**DIRECTIONS:** Pull every line containing "false" from the entries.

[Opening INPUT FOR THIS TASK section]

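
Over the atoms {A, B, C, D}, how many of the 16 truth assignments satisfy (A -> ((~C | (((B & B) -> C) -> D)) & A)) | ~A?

14

Initial set: {((A -> ((~C | (((B & B) -> C) -> D)) & A)) | ~A)}.
((A -> ((~C | (((B & B) -> C) -> D)) & A)) | ~A): β-rule — branch into (A -> ((~C | (((B & B) -> C) -> D)) & A))  //  ~A.
  branch 1 (add (A -> ((~C | (((B & B) -> C) -> D)) & A))):
    (A -> ((~C | (((B & B) -> C) -> D)) & A)): β-rule — branch into ~A  //  ((~C | (((B & B) -> C) -> D)) & A).
      branch 1.1 (add ~A):
        ○ open, literals {A=false}.
      branch 1.2 (add ((~C | (((B & B) -> C) -> D)) & A)):
        ((~C | (((B & B) -> C) -> D)) & A): α-rule — add (~C | (((B & B) -> C) -> D)), A.
        (~C | (((B & B) -> C) -> D)): β-rule — branch into ~C  //  (((B & B) -> C) -> D).
          branch 1.2.1 (add ~C):
            ○ open, literals {A=true, C=false}.
          branch 1.2.2 (add (((B & B) -> C) -> D)):
            (((B & B) -> C) -> D): β-rule — branch into ~((B & B) -> C)  //  D.
              branch 1.2.2.1 (add ~((B & B) -> C)):
                ~((B & B) -> C): α-rule — add (B & B), ~C.
                (B & B): α-rule — add B, B.
                ○ open, literals {A=true, B=true, C=false}.
              branch 1.2.2.2 (add D):
                ○ open, literals {A=true, D=true}.
  branch 2 (add ~A):
    ○ open, literals {A=false}.
0 branches closed, 5 open.
Each open branch fixes some atoms; the unmentioned ones are free. Counting distinct full assignments: branch {A=false} (B, C, D) contributes 8 new; branch {A=true, C=false} (B, D) contributes 4 new; branch {A=true, B=true, C=false} (D) contributes 0 new; branch {A=true, D=true} (B, C) contributes 2 new; branch {A=false} (B, C, D) contributes 0 new. Total: 14.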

[Closing INPUT FOR THIS TASK section]

**TASK ANSWER:**
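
        ○ open, literals {A=false}.
            ○ open, literals {A=true, C=false}.
                ○ open, literals {A=true, B=true, C=false}.
    ○ open, literals {A=false}.
Each open branch fixes some atoms; the unmentioned ones are free. Counting distinct full assignments: branch {A=false} (B, C, D) contributes 8 new; branch {A=true, C=false} (B, D) contributes 4 new; branch {A=true, B=true, C=false} (D) contributes 0 new; branch {A=true, D=true} (B, C) contributes 2 new; branch {A=false} (B, C, D) contributes 0 new. Total: 14.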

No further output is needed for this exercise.